%%
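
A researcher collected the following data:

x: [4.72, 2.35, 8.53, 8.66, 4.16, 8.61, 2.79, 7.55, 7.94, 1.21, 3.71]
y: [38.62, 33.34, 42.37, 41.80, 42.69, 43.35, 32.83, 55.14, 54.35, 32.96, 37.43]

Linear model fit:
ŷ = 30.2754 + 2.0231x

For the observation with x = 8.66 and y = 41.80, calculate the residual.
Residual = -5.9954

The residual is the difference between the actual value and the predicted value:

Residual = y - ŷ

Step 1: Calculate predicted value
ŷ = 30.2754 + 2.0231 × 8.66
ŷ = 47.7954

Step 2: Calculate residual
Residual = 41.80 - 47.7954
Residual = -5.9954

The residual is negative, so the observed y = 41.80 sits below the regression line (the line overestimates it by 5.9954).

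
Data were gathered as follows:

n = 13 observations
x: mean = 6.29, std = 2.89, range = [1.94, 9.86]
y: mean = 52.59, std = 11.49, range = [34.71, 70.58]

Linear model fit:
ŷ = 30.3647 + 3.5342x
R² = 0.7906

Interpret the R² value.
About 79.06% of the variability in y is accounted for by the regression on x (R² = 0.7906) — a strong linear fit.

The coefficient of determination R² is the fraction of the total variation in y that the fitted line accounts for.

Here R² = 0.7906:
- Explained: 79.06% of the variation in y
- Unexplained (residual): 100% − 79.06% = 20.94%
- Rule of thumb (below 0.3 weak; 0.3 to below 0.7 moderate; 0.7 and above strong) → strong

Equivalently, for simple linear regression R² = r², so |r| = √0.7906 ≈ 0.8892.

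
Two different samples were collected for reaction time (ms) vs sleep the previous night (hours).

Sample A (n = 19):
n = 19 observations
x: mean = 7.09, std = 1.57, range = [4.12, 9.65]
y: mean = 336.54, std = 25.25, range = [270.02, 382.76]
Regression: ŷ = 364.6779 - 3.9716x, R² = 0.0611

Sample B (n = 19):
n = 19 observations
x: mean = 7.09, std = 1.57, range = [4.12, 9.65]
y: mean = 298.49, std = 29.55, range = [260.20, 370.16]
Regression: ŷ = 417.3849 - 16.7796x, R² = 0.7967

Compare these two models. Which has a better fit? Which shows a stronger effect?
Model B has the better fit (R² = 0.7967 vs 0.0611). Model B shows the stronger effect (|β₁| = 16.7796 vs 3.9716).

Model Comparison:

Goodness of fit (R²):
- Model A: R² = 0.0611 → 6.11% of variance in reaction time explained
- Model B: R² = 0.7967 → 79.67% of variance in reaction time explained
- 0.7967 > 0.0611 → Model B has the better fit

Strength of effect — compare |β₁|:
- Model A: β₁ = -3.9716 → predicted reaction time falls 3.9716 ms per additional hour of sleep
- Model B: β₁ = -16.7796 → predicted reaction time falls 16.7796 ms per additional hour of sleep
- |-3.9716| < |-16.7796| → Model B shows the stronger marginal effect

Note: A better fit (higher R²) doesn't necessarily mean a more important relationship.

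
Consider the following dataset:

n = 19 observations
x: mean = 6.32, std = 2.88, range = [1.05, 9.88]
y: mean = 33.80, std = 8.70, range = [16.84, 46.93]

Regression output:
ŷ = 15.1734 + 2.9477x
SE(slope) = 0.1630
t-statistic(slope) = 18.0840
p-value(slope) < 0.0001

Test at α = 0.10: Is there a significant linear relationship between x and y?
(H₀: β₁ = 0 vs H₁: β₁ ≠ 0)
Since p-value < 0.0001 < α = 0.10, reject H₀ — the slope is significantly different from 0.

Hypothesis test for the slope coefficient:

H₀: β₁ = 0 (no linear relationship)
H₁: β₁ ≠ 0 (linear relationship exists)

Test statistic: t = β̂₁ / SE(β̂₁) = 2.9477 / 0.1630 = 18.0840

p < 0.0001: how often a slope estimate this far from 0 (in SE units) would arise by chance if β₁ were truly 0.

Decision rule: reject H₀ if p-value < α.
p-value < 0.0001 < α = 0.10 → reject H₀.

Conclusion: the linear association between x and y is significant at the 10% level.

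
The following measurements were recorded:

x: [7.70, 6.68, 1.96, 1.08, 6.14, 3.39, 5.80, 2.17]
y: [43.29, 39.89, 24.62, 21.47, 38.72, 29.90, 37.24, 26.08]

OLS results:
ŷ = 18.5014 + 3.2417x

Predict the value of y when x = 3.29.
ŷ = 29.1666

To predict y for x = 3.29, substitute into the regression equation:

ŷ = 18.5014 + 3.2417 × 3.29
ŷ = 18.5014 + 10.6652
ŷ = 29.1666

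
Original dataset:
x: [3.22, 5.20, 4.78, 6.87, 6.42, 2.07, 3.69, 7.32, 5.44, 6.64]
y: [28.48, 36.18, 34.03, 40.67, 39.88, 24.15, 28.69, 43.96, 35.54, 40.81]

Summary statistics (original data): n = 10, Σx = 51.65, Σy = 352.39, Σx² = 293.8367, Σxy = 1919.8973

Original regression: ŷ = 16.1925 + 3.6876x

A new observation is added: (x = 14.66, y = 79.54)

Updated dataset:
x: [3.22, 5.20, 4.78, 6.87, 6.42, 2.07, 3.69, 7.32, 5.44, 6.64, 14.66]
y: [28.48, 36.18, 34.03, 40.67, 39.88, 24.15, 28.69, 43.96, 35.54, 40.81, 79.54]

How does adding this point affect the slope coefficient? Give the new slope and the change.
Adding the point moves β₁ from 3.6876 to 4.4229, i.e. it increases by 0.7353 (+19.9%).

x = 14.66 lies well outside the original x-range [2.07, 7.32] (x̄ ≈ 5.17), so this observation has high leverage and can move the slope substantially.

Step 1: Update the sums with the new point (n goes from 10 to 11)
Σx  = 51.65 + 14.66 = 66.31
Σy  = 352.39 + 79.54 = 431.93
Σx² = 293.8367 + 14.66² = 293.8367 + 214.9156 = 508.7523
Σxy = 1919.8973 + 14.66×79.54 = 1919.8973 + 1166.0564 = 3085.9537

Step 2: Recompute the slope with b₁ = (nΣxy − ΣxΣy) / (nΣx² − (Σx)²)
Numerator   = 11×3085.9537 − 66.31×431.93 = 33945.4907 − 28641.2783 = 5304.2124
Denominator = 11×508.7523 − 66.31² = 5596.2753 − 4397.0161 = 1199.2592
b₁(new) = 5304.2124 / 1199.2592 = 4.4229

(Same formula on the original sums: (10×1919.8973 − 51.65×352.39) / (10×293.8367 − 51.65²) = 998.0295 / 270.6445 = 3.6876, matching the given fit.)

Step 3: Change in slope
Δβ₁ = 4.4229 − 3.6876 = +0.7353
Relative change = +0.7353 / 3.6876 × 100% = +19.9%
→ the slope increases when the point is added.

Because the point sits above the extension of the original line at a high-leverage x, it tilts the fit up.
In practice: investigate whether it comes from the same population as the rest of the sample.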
%%
WORK INSTRUCTION
Above are some records; copy exactly the lines from the one with "Sample B (n" through the one with "Test at α = 0.10: Is", both included, and no others.

SOLUTION TO THE EXERCISE
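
Sample B (n = 19):
n = 19 observations
x: mean = 7.09, std = 1.57, range = [4.12, 9.65]
y: mean = 298.49, std = 29.55, range = [260.20, 370.16]
Regression: ŷ = 417.3849 - 16.7796x, R² = 0.7967

Compare these two models. Which has a better fit? Which shows a stronger effect?
Model B has the better fit (R² = 0.7967 vs 0.0611). Model B shows the stronger effect (|β₁| = 16.7796 vs 3.9716).

Model Comparison:

Goodness of fit (R²):
- Model A: R² = 0.0611 → 6.11% of variance in reaction time explained
- Model B: R² = 0.7967 → 79.67% of variance in reaction time explained
- 0.7967 > 0.0611 → Model B has the better fit

Strength of effect — compare |β₁|:
- Model A: β₁ = -3.9716 → predicted reaction time falls 3.9716 ms per additional hour of sleep
- Model B: β₁ = -16.7796 → predicted reaction time falls 16.7796 ms per additional hour of sleep
- |-3.9716| < |-16.7796| → Model B shows the stronger marginal effect

Note: A better fit (higher R²) doesn't necessarily mean a more important relationship.

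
Consider the following dataset:

n = 19 observations
x: mean = 6.32, std = 2.88, range = [1.05, 9.88]
y: mean = 33.80, std = 8.70, range = [16.84, 46.93]

Regression output:
ŷ = 15.1734 + 2.9477x
SE(slope) = 0.1630
t-statistic(slope) = 18.0840
p-value(slope) < 0.0001

Test at α = 0.10: Is there a significant linear relationship between x and y?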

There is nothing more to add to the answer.